> _Exercise objective_:
Give back every record exactly.
■ ■ ■
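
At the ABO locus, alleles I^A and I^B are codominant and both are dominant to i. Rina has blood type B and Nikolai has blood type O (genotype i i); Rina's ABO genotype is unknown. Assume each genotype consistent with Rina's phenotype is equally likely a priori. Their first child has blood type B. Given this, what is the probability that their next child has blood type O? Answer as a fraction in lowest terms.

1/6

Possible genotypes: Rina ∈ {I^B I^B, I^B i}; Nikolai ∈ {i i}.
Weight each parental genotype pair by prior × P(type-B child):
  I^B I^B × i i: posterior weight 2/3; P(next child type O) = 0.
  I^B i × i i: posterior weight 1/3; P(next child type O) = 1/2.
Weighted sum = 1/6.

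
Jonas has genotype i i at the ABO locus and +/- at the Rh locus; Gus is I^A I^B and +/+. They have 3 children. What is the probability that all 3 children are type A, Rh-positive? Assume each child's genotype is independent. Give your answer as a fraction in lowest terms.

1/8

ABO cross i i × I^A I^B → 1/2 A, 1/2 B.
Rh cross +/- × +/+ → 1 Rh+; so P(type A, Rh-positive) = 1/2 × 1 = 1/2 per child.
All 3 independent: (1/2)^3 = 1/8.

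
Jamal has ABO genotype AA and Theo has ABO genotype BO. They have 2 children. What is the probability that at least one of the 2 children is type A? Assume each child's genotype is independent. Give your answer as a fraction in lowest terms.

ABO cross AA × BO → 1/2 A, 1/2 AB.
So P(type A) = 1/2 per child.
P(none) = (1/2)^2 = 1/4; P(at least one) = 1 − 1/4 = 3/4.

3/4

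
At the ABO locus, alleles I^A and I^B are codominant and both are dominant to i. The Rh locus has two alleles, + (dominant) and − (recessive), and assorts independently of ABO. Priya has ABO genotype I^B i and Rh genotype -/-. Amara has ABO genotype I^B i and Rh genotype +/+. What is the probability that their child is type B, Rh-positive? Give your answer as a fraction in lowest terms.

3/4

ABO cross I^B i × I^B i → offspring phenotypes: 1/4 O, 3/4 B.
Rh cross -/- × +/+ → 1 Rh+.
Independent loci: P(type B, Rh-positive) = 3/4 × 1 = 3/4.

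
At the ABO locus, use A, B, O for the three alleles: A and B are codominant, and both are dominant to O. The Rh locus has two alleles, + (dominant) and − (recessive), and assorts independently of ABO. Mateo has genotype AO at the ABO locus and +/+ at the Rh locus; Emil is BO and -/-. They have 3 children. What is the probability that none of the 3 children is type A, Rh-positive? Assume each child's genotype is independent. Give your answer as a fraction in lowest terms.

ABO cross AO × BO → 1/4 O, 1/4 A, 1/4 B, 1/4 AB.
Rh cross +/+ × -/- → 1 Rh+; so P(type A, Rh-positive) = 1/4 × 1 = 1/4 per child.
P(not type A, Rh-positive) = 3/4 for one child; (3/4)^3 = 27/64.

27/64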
■ ■ ■
> _Answer to this problem_:
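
At the ABO locus, alleles I^A and I^B are codominant and both are dominant to i. Rina has blood type B and Nikolai has blood type O (genotype i i); Rina's ABO genotype is unknown. Assume each genotype consistent with Rina's phenotype is equally likely a priori. Their first child has blood type B. Given this, what is the probability that their next child has blood type O? Answer as a fraction in lowest terms.

1/6

Possible genotypes: Rina ∈ {I^B I^B, I^B i}; Nikolai ∈ {i i}.
Weight each parental genotype pair by prior × P(type-B child):
  I^B I^B × i i: posterior weight 2/3; P(next child type O) = 0.
  I^B i × i i: posterior weight 1/3; P(next child type O) = 1/2.
Weighted sum = 1/6.

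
Jonas has genotype i i at the ABO locus and +/- at the Rh locus; Gus is I^A I^B and +/+. They have 3 children. What is the probability that all 3 children are type A, Rh-positive? Assume each child's genotype is independent. Give your answer as a fraction in lowest terms.

1/8

ABO cross i i × I^A I^B → 1/2 A, 1/2 B.
Rh cross +/- × +/+ → 1 Rh+; so P(type A, Rh-positive) = 1/2 × 1 = 1/2 per child.
All 3 independent: (1/2)^3 = 1/8.

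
Jamal has ABO genotype AA and Theo has ABO genotype BO. They have 2 children. What is the probability that at least one of the 2 children is type A? Assume each child's genotype is independent. Give your answer as a fraction in lowest terms.

ABO cross AA × BO → 1/2 A, 1/2 AB.
So P(type A) = 1/2 per child.
P(none) = (1/2)^2 = 1/4; P(at least one) = 1 − 1/4 = 3/4.

3/4

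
At the ABO locus, alleles I^A and I^B are codominant and both are dominant to i. The Rh locus has two alleles, + (dominant) and − (recessive), and assorts independently of ABO. Priya has ABO genotype I^B i and Rh genotype -/-. Amara has ABO genotype I^B i and Rh genotype +/+. What is the probability that their child is type B, Rh-positive? Give your answer as a fraction in lowest terms.

3/4

ABO cross I^B i × I^B i → offspring phenotypes: 1/4 O, 3/4 B.
Rh cross -/- × +/+ → 1 Rh+.
Independent loci: P(type B, Rh-positive) = 3/4 × 1 = 3/4.

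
At the ABO locus, use A, B, O for the three alleles: A and B are codominant, and both are dominant to O. The Rh locus has two alleles, + (dominant) and − (recessive), and assorts independently of ABO. Mateo has genotype AO at the ABO locus and +/+ at the Rh locus; Emil is BO and -/-. They have 3 children. What is the probability that none of the 3 children is type A, Rh-positive? Assume each child's genotype is independent. Give your answer as a fraction in lowest terms.

ABO cross AO × BO → 1/4 O, 1/4 A, 1/4 B, 1/4 AB.
Rh cross +/+ × -/- → 1 Rh+; so P(type A, Rh-positive) = 1/4 × 1 = 1/4 per child.
P(not type A, Rh-positive) = 3/4 for one child; (3/4)^3 = 27/64.

27/64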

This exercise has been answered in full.